Stored data

=-=-=

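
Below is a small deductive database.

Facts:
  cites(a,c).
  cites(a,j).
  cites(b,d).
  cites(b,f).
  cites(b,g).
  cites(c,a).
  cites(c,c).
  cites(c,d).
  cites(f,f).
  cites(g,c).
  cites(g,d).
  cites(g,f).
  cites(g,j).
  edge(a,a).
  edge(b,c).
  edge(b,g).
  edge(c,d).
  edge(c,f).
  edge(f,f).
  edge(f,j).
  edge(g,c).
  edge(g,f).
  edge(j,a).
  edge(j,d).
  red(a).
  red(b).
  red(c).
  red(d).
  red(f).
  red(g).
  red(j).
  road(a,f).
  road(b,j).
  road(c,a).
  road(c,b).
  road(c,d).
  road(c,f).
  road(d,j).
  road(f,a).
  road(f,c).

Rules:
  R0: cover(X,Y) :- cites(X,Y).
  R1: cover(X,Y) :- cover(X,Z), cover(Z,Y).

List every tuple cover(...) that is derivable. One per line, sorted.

round 1: derive cover(a,c) via R0 from cites(a,c)
round 1: derive cover(a,j) via R0 from cites(a,j)
round 1: derive cover(b,d) via R0 from cites(b,d)
round 1: derive cover(b,f) via R0 from cites(b,f)
round 1: derive cover(b,g) via R0 from cites(b,g)
round 1: derive cover(c,a) via R0 from cites(c,a)
round 1: derive cover(c,c) via R0 from cites(c,c)
round 1: derive cover(c,d) via R0 from cites(c,d)
round 1: derive cover(f,f) via R0 from cites(f,f)
round 1: derive cover(g,c) via R0 from cites(g,c)
round 1: derive cover(g,d) via R0 from cites(g,d)
round 1: derive cover(g,f) via R0 from cites(g,f)
round 1: derive cover(g,j) via R0 from cites(g,j)
round 2: derive cover(a,a) via R1 from cover(a,c), cover(c,a)
round 2: derive cover(a,d) via R1 from cover(a,c), cover(c,d)
round 2: derive cover(b,c) via R1 from cover(b,g), cover(g,c)
round 2: derive cover(b,j) via R1 from cover(b,g), cover(g,j)
round 2: derive cover(c,j) via R1 from cover(c,a), cover(a,j)
round 2: derive cover(g,a) via R1 from cover(g,c), cover(c,a)
round 3: derive cover(b,a) via R1 from cover(b,c), cover(c,a)

cover(a,a)
cover(a,c)
cover(a,d)
cover(a,j)
cover(b,a)
cover(b,c)
cover(b,d)
cover(b,f)
cover(b,g)
cover(b,j)
cover(c,a)
cover(c,c)
cover(c,d)
cover(c,j)
cover(f,f)
cover(g,a)
cover(g,c)
cover(g,d)
cover(g,f)
cover(g,j)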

=-=-=

→ **Problem details**
Write out the data once more, word for word.

→ **Task answer**
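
Below is a small deductive database.

Facts:
  cites(a,c).
  cites(a,j).
  cites(b,d).
  cites(b,f).
  cites(b,g).
  cites(c,a).
  cites(c,c).
  cites(c,d).
  cites(f,f).
  cites(g,c).
  cites(g,d).
  cites(g,f).
  cites(g,j).
  edge(a,a).
  edge(b,c).
  edge(b,g).
  edge(c,d).
  edge(c,f).
  edge(f,f).
  edge(f,j).
  edge(g,c).
  edge(g,f).
  edge(j,a).
  edge(j,d).
  red(a).
  red(b).
  red(c).
  red(d).
  red(f).
  red(g).
  red(j).
  road(a,f).
  road(b,j).
  road(c,a).
  road(c,b).
  road(c,d).
  road(c,f).
  road(d,j).
  road(f,a).
  road(f,c).

Rules:
  R0: cover(X,Y) :- cites(X,Y).
  R1: cover(X,Y) :- cover(X,Z), cover(Z,Y).

List every tuple cover(...) that is derivable. One per line, sorted.

round 1: derive cover(a,c) via R0 from cites(a,c)
round 1: derive cover(a,j) via R0 from cites(a,j)
round 1: derive cover(b,d) via R0 from cites(b,d)
round 1: derive cover(b,f) via R0 from cites(b,f)
round 1: derive cover(b,g) via R0 from cites(b,g)
round 1: derive cover(c,a) via R0 from cites(c,a)
round 1: derive cover(c,c) via R0 from cites(c,c)
round 1: derive cover(c,d) via R0 from cites(c,d)
round 1: derive cover(f,f) via R0 from cites(f,f)
round 1: derive cover(g,c) via R0 from cites(g,c)
round 1: derive cover(g,d) via R0 from cites(g,d)
round 1: derive cover(g,f) via R0 from cites(g,f)
round 1: derive cover(g,j) via R0 from cites(g,j)
round 2: derive cover(a,a) via R1 from cover(a,c), cover(c,a)
round 2: derive cover(a,d) via R1 from cover(a,c), cover(c,d)
round 2: derive cover(b,c) via R1 from cover(b,g), cover(g,c)
round 2: derive cover(b,j) via R1 from cover(b,g), cover(g,j)
round 2: derive cover(c,j) via R1 from cover(c,a), cover(a,j)
round 2: derive cover(g,a) via R1 from cover(g,c), cover(c,a)
round 3: derive cover(b,a) via R1 from cover(b,c), cover(c,a)

cover(a,a)
cover(a,c)
cover(a,d)
cover(a,j)
cover(b,a)
cover(b,c)
cover(b,d)
cover(b,f)
cover(b,g)
cover(b,j)
cover(c,a)
cover(c,c)
cover(c,d)
cover(c,j)
cover(f,f)
cover(g,a)
cover(g,c)
cover(g,d)
cover(g,f)
cover(g,j)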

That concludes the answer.